[Records supplied — start]

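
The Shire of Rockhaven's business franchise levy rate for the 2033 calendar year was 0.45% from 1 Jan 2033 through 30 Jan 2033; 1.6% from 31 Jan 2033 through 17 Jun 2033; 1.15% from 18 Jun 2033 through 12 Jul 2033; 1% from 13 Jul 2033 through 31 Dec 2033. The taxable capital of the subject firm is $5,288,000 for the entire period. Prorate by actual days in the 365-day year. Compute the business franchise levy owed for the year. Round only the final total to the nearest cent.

$63,028.61

1 Jan – 30 Jan 2033: 30 days at 0.45% → $5,288,000 × 0.45% × 30/365 = $1,955.8356
31 Jan – 17 Jun 2033: 138 days at 1.6% → $5,288,000 × 1.6% × 138/365 = $31,988.7781
18 Jun – 12 Jul 2033: 25 days at 1.15% → $5,288,000 × 1.15% × 25/365 = $4,165.2055
13 Jul – 31 Dec 2033: 172 days at 1% → $5,288,000 × 1% × 172/365 = $24,918.7945
Total = $63,028.6137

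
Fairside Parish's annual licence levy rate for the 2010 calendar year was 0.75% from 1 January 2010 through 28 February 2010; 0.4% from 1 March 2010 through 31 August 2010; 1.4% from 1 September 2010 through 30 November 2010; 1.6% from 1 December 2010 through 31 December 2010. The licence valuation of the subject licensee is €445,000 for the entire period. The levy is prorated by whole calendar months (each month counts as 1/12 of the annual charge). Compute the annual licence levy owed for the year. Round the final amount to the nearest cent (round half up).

€3,597.08

1 January – 28 February 2010: 2 months at 0.75% → €445,000 × 0.75% × 2/12 = €556.2500
1 March – 31 August 2010: 6 months at 0.4% → €445,000 × 0.4% × 6/12 = €890.0000
1 September – 30 November 2010: 3 months at 1.4% → €445,000 × 1.4% × 3/12 = €1,557.5000
1 December – 31 December 2010: 1 month at 1.6% → €445,000 × 1.6% × 1/12 = €593.3333
Total = €3,597.0833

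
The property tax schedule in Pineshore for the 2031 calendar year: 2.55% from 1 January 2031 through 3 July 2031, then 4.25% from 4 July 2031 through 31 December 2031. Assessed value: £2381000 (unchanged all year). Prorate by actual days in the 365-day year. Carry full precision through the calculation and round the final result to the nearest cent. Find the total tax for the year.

1 January – 3 July 2031: 184 days at 2.55% → £2381000 × 2.55% × 184/365 = £30607.2658
4 July – 31 December 2031: 181 days at 4.25% → £2381000 × 4.25% × 181/365 = £50180.3904
Total = £80787.6562

£80787.66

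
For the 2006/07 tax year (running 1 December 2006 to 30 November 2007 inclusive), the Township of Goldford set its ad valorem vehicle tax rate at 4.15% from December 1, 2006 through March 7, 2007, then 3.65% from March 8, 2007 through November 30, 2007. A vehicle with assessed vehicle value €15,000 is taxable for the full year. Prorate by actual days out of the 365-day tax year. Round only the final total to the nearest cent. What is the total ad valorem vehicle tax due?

December 1, 2006 – March 7, 2007: 97 days at 4.15% → €15,000 × 4.15% × 97/365 = €165.4315
March 8 – November 30, 2007: 268 days at 3.65% → €15,000 × 3.65% × 268/365 = €402.0000
Total = €567.4315

€567.43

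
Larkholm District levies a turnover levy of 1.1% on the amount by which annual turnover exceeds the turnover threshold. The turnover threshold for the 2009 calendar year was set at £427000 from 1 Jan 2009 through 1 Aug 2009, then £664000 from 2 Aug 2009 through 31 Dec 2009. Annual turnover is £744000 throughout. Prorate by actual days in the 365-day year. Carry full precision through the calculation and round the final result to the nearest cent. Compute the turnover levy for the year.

1 Jan – 1 Aug 2009: 213 days, exemption £427000 → (£744000 − £427000) × 1.1% × 213/365 = £2034.8795
2 Aug – 31 Dec 2009: 152 days, exemption £664000 → (£744000 − £664000) × 1.1% × 152/365 = £366.4658
Total = £2401.3452

£2401.35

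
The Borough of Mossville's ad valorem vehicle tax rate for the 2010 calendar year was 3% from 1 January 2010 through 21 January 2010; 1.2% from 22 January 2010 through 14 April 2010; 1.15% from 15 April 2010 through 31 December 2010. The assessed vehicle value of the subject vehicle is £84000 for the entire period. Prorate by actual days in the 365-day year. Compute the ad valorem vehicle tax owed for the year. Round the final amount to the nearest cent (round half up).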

[Records supplied — finish]

Task directions
Give all of the lines above again, exactly as they are.

Task output
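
The Shire of Rockhaven's business franchise levy rate for the 2033 calendar year was 0.45% from 1 Jan 2033 through 30 Jan 2033; 1.6% from 31 Jan 2033 through 17 Jun 2033; 1.15% from 18 Jun 2033 through 12 Jul 2033; 1% from 13 Jul 2033 through 31 Dec 2033. The taxable capital of the subject firm is $5,288,000 for the entire period. Prorate by actual days in the 365-day year. Compute the business franchise levy owed for the year. Round only the final total to the nearest cent.

$63,028.61

1 Jan – 30 Jan 2033: 30 days at 0.45% → $5,288,000 × 0.45% × 30/365 = $1,955.8356
31 Jan – 17 Jun 2033: 138 days at 1.6% → $5,288,000 × 1.6% × 138/365 = $31,988.7781
18 Jun – 12 Jul 2033: 25 days at 1.15% → $5,288,000 × 1.15% × 25/365 = $4,165.2055
13 Jul – 31 Dec 2033: 172 days at 1% → $5,288,000 × 1% × 172/365 = $24,918.7945
Total = $63,028.6137

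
Fairside Parish's annual licence levy rate for the 2010 calendar year was 0.75% from 1 January 2010 through 28 February 2010; 0.4% from 1 March 2010 through 31 August 2010; 1.4% from 1 September 2010 through 30 November 2010; 1.6% from 1 December 2010 through 31 December 2010. The licence valuation of the subject licensee is €445,000 for the entire period. The levy is prorated by whole calendar months (each month counts as 1/12 of the annual charge). Compute the annual licence levy owed for the year. Round the final amount to the nearest cent (round half up).

€3,597.08

1 January – 28 February 2010: 2 months at 0.75% → €445,000 × 0.75% × 2/12 = €556.2500
1 March – 31 August 2010: 6 months at 0.4% → €445,000 × 0.4% × 6/12 = €890.0000
1 September – 30 November 2010: 3 months at 1.4% → €445,000 × 1.4% × 3/12 = €1,557.5000
1 December – 31 December 2010: 1 month at 1.6% → €445,000 × 1.6% × 1/12 = €593.3333
Total = €3,597.0833

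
The property tax schedule in Pineshore for the 2031 calendar year: 2.55% from 1 January 2031 through 3 July 2031, then 4.25% from 4 July 2031 through 31 December 2031. Assessed value: £2381000 (unchanged all year). Prorate by actual days in the 365-day year. Carry full precision through the calculation and round the final result to the nearest cent. Find the total tax for the year.

1 January – 3 July 2031: 184 days at 2.55% → £2381000 × 2.55% × 184/365 = £30607.2658
4 July – 31 December 2031: 181 days at 4.25% → £2381000 × 4.25% × 181/365 = £50180.3904
Total = £80787.6562

£80787.66

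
For the 2006/07 tax year (running 1 December 2006 to 30 November 2007 inclusive), the Township of Goldford set its ad valorem vehicle tax rate at 4.15% from December 1, 2006 through March 7, 2007, then 3.65% from March 8, 2007 through November 30, 2007. A vehicle with assessed vehicle value €15,000 is taxable for the full year. Prorate by actual days out of the 365-day tax year. Round only the final total to the nearest cent. What is the total ad valorem vehicle tax due?

December 1, 2006 – March 7, 2007: 97 days at 4.15% → €15,000 × 4.15% × 97/365 = €165.4315
March 8 – November 30, 2007: 268 days at 3.65% → €15,000 × 3.65% × 268/365 = €402.0000
Total = €567.4315

€567.43

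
Larkholm District levies a turnover levy of 1.1% on the amount by which annual turnover exceeds the turnover threshold. The turnover threshold for the 2009 calendar year was set at £427000 from 1 Jan 2009 through 1 Aug 2009, then £664000 from 2 Aug 2009 through 31 Dec 2009. Annual turnover is £744000 throughout. Prorate by actual days in the 365-day year. Carry full precision through the calculation and round the final result to the nearest cent. Compute the turnover levy for the year.

1 Jan – 1 Aug 2009: 213 days, exemption £427000 → (£744000 − £427000) × 1.1% × 213/365 = £2034.8795
2 Aug – 31 Dec 2009: 152 days, exemption £664000 → (£744000 − £664000) × 1.1% × 152/365 = £366.4658
Total = £2401.3452

£2401.35

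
The Borough of Mossville's ad valorem vehicle tax rate for the 2010 calendar year was 3% from 1 January 2010 through 21 January 2010; 1.2% from 22 January 2010 through 14 April 2010; 1.15% from 15 April 2010 through 31 December 2010. The assessed vehicle value of the subject vehicle is £84000 for the entire period. Prorate by actual days in the 365-day year. Compute the ad valorem vehicle tax owed for the year. Round the final amount to the nearest cent (round half up).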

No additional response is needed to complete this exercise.